The answer should consist of all the records, written out word for word.

(Records from a dataset)
»»
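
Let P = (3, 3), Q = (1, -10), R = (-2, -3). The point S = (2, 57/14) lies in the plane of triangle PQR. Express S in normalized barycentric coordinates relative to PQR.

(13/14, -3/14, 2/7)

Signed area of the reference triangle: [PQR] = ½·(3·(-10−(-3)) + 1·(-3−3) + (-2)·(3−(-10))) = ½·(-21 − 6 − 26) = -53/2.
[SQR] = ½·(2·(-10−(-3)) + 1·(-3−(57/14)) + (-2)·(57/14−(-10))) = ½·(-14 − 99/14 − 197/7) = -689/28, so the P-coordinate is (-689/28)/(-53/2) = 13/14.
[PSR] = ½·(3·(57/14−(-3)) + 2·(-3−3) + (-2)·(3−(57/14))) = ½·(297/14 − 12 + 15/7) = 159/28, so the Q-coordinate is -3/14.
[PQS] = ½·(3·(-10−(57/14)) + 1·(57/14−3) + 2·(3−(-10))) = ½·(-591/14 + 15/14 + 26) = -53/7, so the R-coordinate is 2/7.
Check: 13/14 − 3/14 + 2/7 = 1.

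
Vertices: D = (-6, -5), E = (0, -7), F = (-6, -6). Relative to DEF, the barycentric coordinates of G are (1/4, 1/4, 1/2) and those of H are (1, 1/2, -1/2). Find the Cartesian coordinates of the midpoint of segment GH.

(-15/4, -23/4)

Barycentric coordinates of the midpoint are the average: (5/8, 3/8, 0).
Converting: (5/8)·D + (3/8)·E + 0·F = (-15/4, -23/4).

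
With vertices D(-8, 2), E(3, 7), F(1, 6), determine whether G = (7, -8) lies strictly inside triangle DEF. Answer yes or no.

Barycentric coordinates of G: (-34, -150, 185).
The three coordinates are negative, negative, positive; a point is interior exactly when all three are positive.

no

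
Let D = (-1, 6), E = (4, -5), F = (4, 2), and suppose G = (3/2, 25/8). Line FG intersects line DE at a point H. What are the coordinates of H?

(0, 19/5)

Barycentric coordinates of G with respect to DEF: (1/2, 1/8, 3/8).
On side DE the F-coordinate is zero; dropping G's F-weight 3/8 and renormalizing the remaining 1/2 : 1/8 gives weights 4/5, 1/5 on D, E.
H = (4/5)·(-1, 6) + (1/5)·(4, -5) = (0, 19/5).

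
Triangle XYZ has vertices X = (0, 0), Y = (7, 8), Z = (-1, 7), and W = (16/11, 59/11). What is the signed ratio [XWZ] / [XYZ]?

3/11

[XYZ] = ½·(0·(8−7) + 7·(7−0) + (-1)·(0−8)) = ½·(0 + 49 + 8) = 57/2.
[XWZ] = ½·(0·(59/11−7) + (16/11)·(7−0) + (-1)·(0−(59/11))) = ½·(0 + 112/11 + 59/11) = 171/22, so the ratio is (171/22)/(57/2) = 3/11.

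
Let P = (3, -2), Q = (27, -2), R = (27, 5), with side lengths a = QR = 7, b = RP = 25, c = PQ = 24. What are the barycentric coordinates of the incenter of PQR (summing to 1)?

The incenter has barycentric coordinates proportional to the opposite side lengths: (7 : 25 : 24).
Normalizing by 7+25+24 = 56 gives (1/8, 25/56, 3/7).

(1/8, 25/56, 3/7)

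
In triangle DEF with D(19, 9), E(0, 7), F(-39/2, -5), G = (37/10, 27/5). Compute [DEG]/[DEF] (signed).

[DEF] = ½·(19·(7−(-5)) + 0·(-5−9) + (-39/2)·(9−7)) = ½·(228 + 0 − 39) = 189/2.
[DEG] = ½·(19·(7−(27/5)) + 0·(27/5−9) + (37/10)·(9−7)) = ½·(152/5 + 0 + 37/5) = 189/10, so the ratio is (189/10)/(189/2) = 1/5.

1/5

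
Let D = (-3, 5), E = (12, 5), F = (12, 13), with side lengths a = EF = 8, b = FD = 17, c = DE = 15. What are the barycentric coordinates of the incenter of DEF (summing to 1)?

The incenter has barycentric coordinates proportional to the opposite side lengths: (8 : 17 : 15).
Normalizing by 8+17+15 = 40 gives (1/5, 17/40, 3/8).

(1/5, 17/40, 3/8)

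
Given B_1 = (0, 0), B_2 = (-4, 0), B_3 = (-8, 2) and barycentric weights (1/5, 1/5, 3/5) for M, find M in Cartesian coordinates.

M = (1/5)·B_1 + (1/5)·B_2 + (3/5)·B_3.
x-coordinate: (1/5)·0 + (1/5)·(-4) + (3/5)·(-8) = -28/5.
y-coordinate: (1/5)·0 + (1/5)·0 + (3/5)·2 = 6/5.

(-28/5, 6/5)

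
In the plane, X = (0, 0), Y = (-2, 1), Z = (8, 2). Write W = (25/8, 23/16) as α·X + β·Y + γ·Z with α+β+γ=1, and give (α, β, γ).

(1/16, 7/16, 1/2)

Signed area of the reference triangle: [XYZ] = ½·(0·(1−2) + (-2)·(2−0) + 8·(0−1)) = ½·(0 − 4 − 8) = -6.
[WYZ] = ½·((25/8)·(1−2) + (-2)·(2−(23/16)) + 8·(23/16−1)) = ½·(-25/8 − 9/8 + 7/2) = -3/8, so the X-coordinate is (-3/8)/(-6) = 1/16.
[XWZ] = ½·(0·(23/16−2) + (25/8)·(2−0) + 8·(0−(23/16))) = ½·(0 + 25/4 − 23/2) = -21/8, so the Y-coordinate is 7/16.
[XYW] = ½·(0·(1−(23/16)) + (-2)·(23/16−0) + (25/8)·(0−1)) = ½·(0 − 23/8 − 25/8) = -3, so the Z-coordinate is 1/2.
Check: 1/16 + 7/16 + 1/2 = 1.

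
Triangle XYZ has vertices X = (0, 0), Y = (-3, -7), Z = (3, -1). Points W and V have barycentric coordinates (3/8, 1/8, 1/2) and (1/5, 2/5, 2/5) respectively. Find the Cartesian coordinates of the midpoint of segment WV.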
««
Output:
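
Let P = (3, 3), Q = (1, -10), R = (-2, -3). The point S = (2, 57/14) lies in the plane of triangle PQR. Express S in normalized barycentric coordinates relative to PQR.

(13/14, -3/14, 2/7)

Signed area of the reference triangle: [PQR] = ½·(3·(-10−(-3)) + 1·(-3−3) + (-2)·(3−(-10))) = ½·(-21 − 6 − 26) = -53/2.
[SQR] = ½·(2·(-10−(-3)) + 1·(-3−(57/14)) + (-2)·(57/14−(-10))) = ½·(-14 − 99/14 − 197/7) = -689/28, so the P-coordinate is (-689/28)/(-53/2) = 13/14.
[PSR] = ½·(3·(57/14−(-3)) + 2·(-3−3) + (-2)·(3−(57/14))) = ½·(297/14 − 12 + 15/7) = 159/28, so the Q-coordinate is -3/14.
[PQS] = ½·(3·(-10−(57/14)) + 1·(57/14−3) + 2·(3−(-10))) = ½·(-591/14 + 15/14 + 26) = -53/7, so the R-coordinate is 2/7.
Check: 13/14 − 3/14 + 2/7 = 1.

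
Vertices: D = (-6, -5), E = (0, -7), F = (-6, -6). Relative to DEF, the barycentric coordinates of G are (1/4, 1/4, 1/2) and those of H are (1, 1/2, -1/2). Find the Cartesian coordinates of the midpoint of segment GH.

(-15/4, -23/4)

Barycentric coordinates of the midpoint are the average: (5/8, 3/8, 0).
Converting: (5/8)·D + (3/8)·E + 0·F = (-15/4, -23/4).

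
With vertices D(-8, 2), E(3, 7), F(1, 6), determine whether G = (7, -8) lies strictly inside triangle DEF. Answer yes or no.

Barycentric coordinates of G: (-34, -150, 185).
The three coordinates are negative, negative, positive; a point is interior exactly when all three are positive.

no

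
Let D = (-1, 6), E = (4, -5), F = (4, 2), and suppose G = (3/2, 25/8). Line FG intersects line DE at a point H. What are the coordinates of H?

(0, 19/5)

Barycentric coordinates of G with respect to DEF: (1/2, 1/8, 3/8).
On side DE the F-coordinate is zero; dropping G's F-weight 3/8 and renormalizing the remaining 1/2 : 1/8 gives weights 4/5, 1/5 on D, E.
H = (4/5)·(-1, 6) + (1/5)·(4, -5) = (0, 19/5).

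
Triangle XYZ has vertices X = (0, 0), Y = (7, 8), Z = (-1, 7), and W = (16/11, 59/11). What is the signed ratio [XWZ] / [XYZ]?

3/11

[XYZ] = ½·(0·(8−7) + 7·(7−0) + (-1)·(0−8)) = ½·(0 + 49 + 8) = 57/2.
[XWZ] = ½·(0·(59/11−7) + (16/11)·(7−0) + (-1)·(0−(59/11))) = ½·(0 + 112/11 + 59/11) = 171/22, so the ratio is (171/22)/(57/2) = 3/11.

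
Let P = (3, -2), Q = (27, -2), R = (27, 5), with side lengths a = QR = 7, b = RP = 25, c = PQ = 24. What are the barycentric coordinates of the incenter of PQR (summing to 1)?

The incenter has barycentric coordinates proportional to the opposite side lengths: (7 : 25 : 24).
Normalizing by 7+25+24 = 56 gives (1/8, 25/56, 3/7).

(1/8, 25/56, 3/7)

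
In triangle DEF with D(19, 9), E(0, 7), F(-39/2, -5), G = (37/10, 27/5). Compute [DEG]/[DEF] (signed).

[DEF] = ½·(19·(7−(-5)) + 0·(-5−9) + (-39/2)·(9−7)) = ½·(228 + 0 − 39) = 189/2.
[DEG] = ½·(19·(7−(27/5)) + 0·(27/5−9) + (37/10)·(9−7)) = ½·(152/5 + 0 + 37/5) = 189/10, so the ratio is (189/10)/(189/2) = 1/5.

1/5

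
Let D = (-3, 5), E = (12, 5), F = (12, 13), with side lengths a = EF = 8, b = FD = 17, c = DE = 15. What are the barycentric coordinates of the incenter of DEF (summing to 1)?

The incenter has barycentric coordinates proportional to the opposite side lengths: (8 : 17 : 15).
Normalizing by 8+17+15 = 40 gives (1/5, 17/40, 3/8).

(1/5, 17/40, 3/8)

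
Given B_1 = (0, 0), B_2 = (-4, 0), B_3 = (-8, 2) and barycentric weights (1/5, 1/5, 3/5) for M, find M in Cartesian coordinates.

M = (1/5)·B_1 + (1/5)·B_2 + (3/5)·B_3.
x-coordinate: (1/5)·0 + (1/5)·(-4) + (3/5)·(-8) = -28/5.
y-coordinate: (1/5)·0 + (1/5)·0 + (3/5)·2 = 6/5.

(-28/5, 6/5)

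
In the plane, X = (0, 0), Y = (-2, 1), Z = (8, 2). Write W = (25/8, 23/16) as α·X + β·Y + γ·Z with α+β+γ=1, and give (α, β, γ).

(1/16, 7/16, 1/2)

Signed area of the reference triangle: [XYZ] = ½·(0·(1−2) + (-2)·(2−0) + 8·(0−1)) = ½·(0 − 4 − 8) = -6.
[WYZ] = ½·((25/8)·(1−2) + (-2)·(2−(23/16)) + 8·(23/16−1)) = ½·(-25/8 − 9/8 + 7/2) = -3/8, so the X-coordinate is (-3/8)/(-6) = 1/16.
[XWZ] = ½·(0·(23/16−2) + (25/8)·(2−0) + 8·(0−(23/16))) = ½·(0 + 25/4 − 23/2) = -21/8, so the Y-coordinate is 7/16.
[XYW] = ½·(0·(1−(23/16)) + (-2)·(23/16−0) + (25/8)·(0−1)) = ½·(0 − 23/8 − 25/8) = -3, so the Z-coordinate is 1/2.
Check: 1/16 + 7/16 + 1/2 = 1.

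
Triangle XYZ has vertices X = (0, 0), Y = (-3, -7), Z = (3, -1). Points W and V have barycentric coordinates (3/8, 1/8, 1/2) and (1/5, 2/5, 2/5) respectively. Find the Cartesian coordinates of the midpoint of segment WV.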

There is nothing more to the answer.